Once the line containing "Compute the longest" is found in the data below, output that line and every line after it through the last, unchanged and with nothing else.

-------- EXERCISE DATA

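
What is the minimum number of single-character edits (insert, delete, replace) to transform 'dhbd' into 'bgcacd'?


Building DP table for s1='dhbd' (len 4) and s2='bgcacd' (len 6):
       b  g  c  a  c  d
    0  1  2  3  4  5  6
  d 1  1  2  3  4  5  5
  h 2  2  2  3  4  5  6
  b 3  2  3  3  4  5  6
  d 4  3  3  4  4  5  5
Edit distance = dp[4][6] = 5

5


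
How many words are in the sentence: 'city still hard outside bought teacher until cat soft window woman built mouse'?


Counting words by splitting on spaces:
  Word 1: 'city'
  Word 2: 'still'
  Word 3: 'hard'
  Word 4: 'outside'
  Word 5: 'bought'
  Word 6: 'teacher'
  Word 7: 'until'
  Word 8: 'cat'
  Word 9: 'soft'
  Word 10: 'window'
  Word 11: 'woman'
  Word 12: 'built'
  Word 13: 'mouse'
Total words: 13

13


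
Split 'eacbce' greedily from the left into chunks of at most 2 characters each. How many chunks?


'eacbce' has 6 characters.
Chunking with max size 2:
  Chunk 1: 'ea' (positions 0-1)
  Chunk 2: 'cb' (positions 2-3)
  Chunk 3: 'ce' (positions 4-5)
Total chunks: ceil(6 / 2) = 3

3


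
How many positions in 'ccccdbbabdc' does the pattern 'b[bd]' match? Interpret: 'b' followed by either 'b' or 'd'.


Pattern: b[bd] means 'b' followed by either 'b' or 'd'.
Scanning 'ccccdbbabdc' position-by-position:
  Pos 0: window 'cc' -> no
  Pos 1: window 'cc' -> no
  Pos 2: window 'cc' -> no
  Pos 3: window 'cd' -> no
  Pos 4: window 'db' -> no
  Pos 5: window 'bb' -> MATCH
  Pos 6: window 'ba' -> no
  Pos 7: window 'ab' -> no
  Pos 8: window 'bd' -> MATCH
  Pos 9: window 'dc' -> no
  Pos 10: window 'c' -> no
Total matches: 2

2


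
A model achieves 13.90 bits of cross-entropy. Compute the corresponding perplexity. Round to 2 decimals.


Perplexity formula: PP = 2^H
H = 13.90
PP = 2^13.90
Decompose: 2^13.90 = 2^13 * 2^0.90
2^13 = 8192, 2^0.90 ~ 1.8660660
PP ~ 8192 * 1.8660660 = 15286.8126720
Rounded to 2 decimals: 15286.81

15286.81


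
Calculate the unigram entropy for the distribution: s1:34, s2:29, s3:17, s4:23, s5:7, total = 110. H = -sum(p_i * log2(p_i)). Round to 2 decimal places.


Computing entropy H = -sum(p_i * log2(p_i)):
  s1: p = 34/110 = 0.3091, -p*log2(p) = 0.5236
  s2: p = 29/110 = 0.2636, -p*log2(p) = 0.5071
  s3: p = 17/110 = 0.1545, -p*log2(p) = 0.4163
  s4: p = 23/110 = 0.2091, -p*log2(p) = 0.4721
  s5: p = 7/110 = 0.0636, -p*log2(p) = 0.2529
H = sum of terms = 2.1720
Rounded to 2 decimals: 2.17

2.17


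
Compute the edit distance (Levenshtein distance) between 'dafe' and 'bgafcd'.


Building DP table for s1='dafe' (len 4) and s2='bgafcd' (len 6):
       b  g  a  f  c  d
    0  1  2  3  4  5  6
  d 1  1  2  3  4  5  5
  a 2  2  2  2  3  4  5
  f 3  3  3  3  2  3  4
  e 4  4  4  4  3  3  4
Edit distance = dp[4][6] = 4

4


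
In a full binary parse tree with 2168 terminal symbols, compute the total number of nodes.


Leaf nodes (terminals): 2168
Internal nodes = n - 1 = 2168 - 1 = 2167
Total = leaves + internal = 2168 + 2167 = 4335

4335


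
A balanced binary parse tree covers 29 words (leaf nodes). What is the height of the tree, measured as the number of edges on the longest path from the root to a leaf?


In a balanced binary tree with n leaves the deepest leaf is ceil(log2(n)) edges below the root.
log2(29) = 4.8580
ceil(4.8580) = 5
height (edges) = 5

5


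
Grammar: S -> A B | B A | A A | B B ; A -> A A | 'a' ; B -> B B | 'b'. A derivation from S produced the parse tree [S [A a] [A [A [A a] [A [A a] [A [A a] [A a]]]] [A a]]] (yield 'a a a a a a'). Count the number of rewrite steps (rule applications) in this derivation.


Every bracketed nonterminal node [X ...] in the tree is produced by exactly one rule application.
Reading the tree off as a leftmost derivation:
  Step 1: S  =>  A A   (applied S -> A A)
  Step 2: A A  =>  a A   (applied A -> a)
  Step 3: a A  =>  a A A   (applied A -> A A)
  Step 4: a A A  =>  a A A A   (applied A -> A A)
  Step 5: a A A A  =>  a a A A   (applied A -> a)
  Step 6: a a A A  =>  a a A A A   (applied A -> A A)
  Step 7: a a A A A  =>  a a a A A   (applied A -> a)
  Step 8: a a a A A  =>  a a a A A A   (applied A -> A A)
  Step 9: a a a A A A  =>  a a a a A A   (applied A -> a)
  Step 10: a a a a A A  =>  a a a a a A   (applied A -> a)
  Step 11: a a a a a A  =>  a a a a a a   (applied A -> a)
Final yield: a a a a a a
Total rewrite steps: 11

11


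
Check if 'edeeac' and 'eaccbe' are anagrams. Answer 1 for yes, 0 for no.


Sort characters of 'edeeac': 'acdeee'
Sort characters of 'eaccbe': 'abccee'
Sorted forms differ -> they are NOT anagrams
Result: 0

0


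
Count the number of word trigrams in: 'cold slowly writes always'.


Word trigrams from [4] words:
  Trigram 1: (cold slowly writes)
  Trigram 2: (slowly writes always)
Total word trigrams: 4 - 2 = 2

2


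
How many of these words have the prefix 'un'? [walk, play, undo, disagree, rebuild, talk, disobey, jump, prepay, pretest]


Checking each word for prefix 'un':
  'walk' -> no (count: 0)
  'play' -> no (count: 0)
  'undo' -> YES, starts with 'un' (count: 1)
  'disagree' -> no (count: 1)
  'rebuild' -> no (count: 1)
  'talk' -> no (count: 1)
  'disobey' -> no (count: 1)
  'jump' -> no (count: 1)
  'prepay' -> no (count: 1)
  'pretest' -> no (count: 1)
Total with prefix 'un': 1

1


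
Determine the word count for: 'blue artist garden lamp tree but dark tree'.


Counting words by splitting on spaces:
  Word 1: 'blue'
  Word 2: 'artist'
  Word 3: 'garden'
  Word 4: 'lamp'
  Word 5: 'tree'
  Word 6: 'but'
  Word 7: 'dark'
  Word 8: 'tree'
Total words: 8

8


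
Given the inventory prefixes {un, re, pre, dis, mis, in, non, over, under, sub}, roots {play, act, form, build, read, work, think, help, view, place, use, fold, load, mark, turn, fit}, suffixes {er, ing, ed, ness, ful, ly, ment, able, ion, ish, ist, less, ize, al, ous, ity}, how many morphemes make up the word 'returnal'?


Segmenting 'returnal' against the inventory:
  're' -> prefix (morpheme 1)
  'turn' -> root (morpheme 2)
  'al' -> suffix (morpheme 3)
Total morphemes: 3

3


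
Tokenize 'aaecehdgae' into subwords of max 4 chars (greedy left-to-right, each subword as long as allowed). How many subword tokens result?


'aaecehdgae' has 10 characters.
Chunking with max size 4:
  Chunk 1: 'aaec' (positions 0-3)
  Chunk 2: 'ehdg' (positions 4-7)
  Chunk 3: 'ae' (positions 8-9)
Total chunks: ceil(10 / 4) = 3

3


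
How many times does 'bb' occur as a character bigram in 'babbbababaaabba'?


Scanning 'babbbababaaabba' for bigram 'bb':
  Position 0: 'ba' -> no
  Position 1: 'ab' -> no
  Position 2: 'bb' -> MATCH
  Position 3: 'bb' -> MATCH
  Position 4: 'ba' -> no
  Position 5: 'ab' -> no
  Position 6: 'ba' -> no
  Position 7: 'ab' -> no
  Position 8: 'ba' -> no
  Position 9: 'aa' -> no
  Position 10: 'aa' -> no
  Position 11: 'ab' -> no
  Position 12: 'bb' -> MATCH
  Position 13: 'ba' -> no
Total matches: 3

3


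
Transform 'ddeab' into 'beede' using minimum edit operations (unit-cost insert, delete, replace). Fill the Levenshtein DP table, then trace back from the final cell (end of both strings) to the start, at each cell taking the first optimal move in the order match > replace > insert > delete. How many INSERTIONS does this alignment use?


Edit distance = 4. Backtracking from cell (5, 5) with preference match > replace > insert > delete,
then listing the resulting alignment 'ddeab' -> 'beede' left to right:
  Step 1: replace d->b
  Step 2: replace d->e
  Step 3: keep 'e'
  Step 4: replace a->d
  Step 5: replace b->e
Total insertions: 0

0


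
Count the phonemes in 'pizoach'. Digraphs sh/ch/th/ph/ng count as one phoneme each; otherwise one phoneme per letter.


Parsing 'pizoach' greedily, digraphs first:
  'p' -> consonant phoneme (phonemes so far: 1)
  'i' -> vowel phoneme (phonemes so far: 2)
  'z' -> consonant phoneme (phonemes so far: 3)
  'o' -> vowel phoneme (phonemes so far: 4)
  'a' -> vowel phoneme (phonemes so far: 5)
  'ch' -> digraph (1 consonant phoneme) (phonemes so far: 6)
Total phonemes: 6

6


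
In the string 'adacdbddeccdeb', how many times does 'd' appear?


Scanning 'adacdbddeccdeb' for 'd':
  Position 1: 'd' -> MATCH (count: 1)
  Position 4: 'd' -> MATCH (count: 2)
  Position 6: 'd' -> MATCH (count: 3)
  Position 7: 'd' -> MATCH (count: 4)
  Position 11: 'd' -> MATCH (count: 5)
Total occurrences of 'd': 5

5


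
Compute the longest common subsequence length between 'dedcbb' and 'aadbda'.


DP table for LCS of 'dedcbb' and 'aadbda':
       a  a  d  b  d  a
    0  0  0  0  0  0  0
  d 0  0  0  1  1  1  1
  e 0  0  0  1  1  1  1
  d 0  0  0  1  1  2  2
  c 0  0  0  1  1  2  2
  b 0  0  0  1  2  2  2
  b 0  0  0  1  2  2  2
LCS: 'dd'
LCS length = 2

2


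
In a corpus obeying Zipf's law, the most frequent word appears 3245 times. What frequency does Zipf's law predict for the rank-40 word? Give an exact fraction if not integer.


Zipf's law: freq(rank) = f1 / rank
f1 = 3245, rank = 40
freq = 3245 / 40
GCD(3245, 40) = 5
Simplified: 649/8

649/8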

----------------

RESULT OF THE TASK
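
Compute the longest common subsequence length between 'dedcbb' and 'aadbda'.


DP table for LCS of 'dedcbb' and 'aadbda':
       a  a  d  b  d  a
    0  0  0  0  0  0  0
  d 0  0  0  1  1  1  1
  e 0  0  0  1  1  1  1
  d 0  0  0  1  1  2  2
  c 0  0  0  1  1  2  2
  b 0  0  0  1  2  2  2
  b 0  0  0  1  2  2  2
LCS: 'dd'
LCS length = 2

2


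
In a corpus obeying Zipf's law, the most frequent word appears 3245 times. What frequency does Zipf's law predict for the rank-40 word? Give an exact fraction if not integer.


Zipf's law: freq(rank) = f1 / rank
f1 = 3245, rank = 40
freq = 3245 / 40
GCD(3245, 40) = 5
Simplified: 649/8

649/8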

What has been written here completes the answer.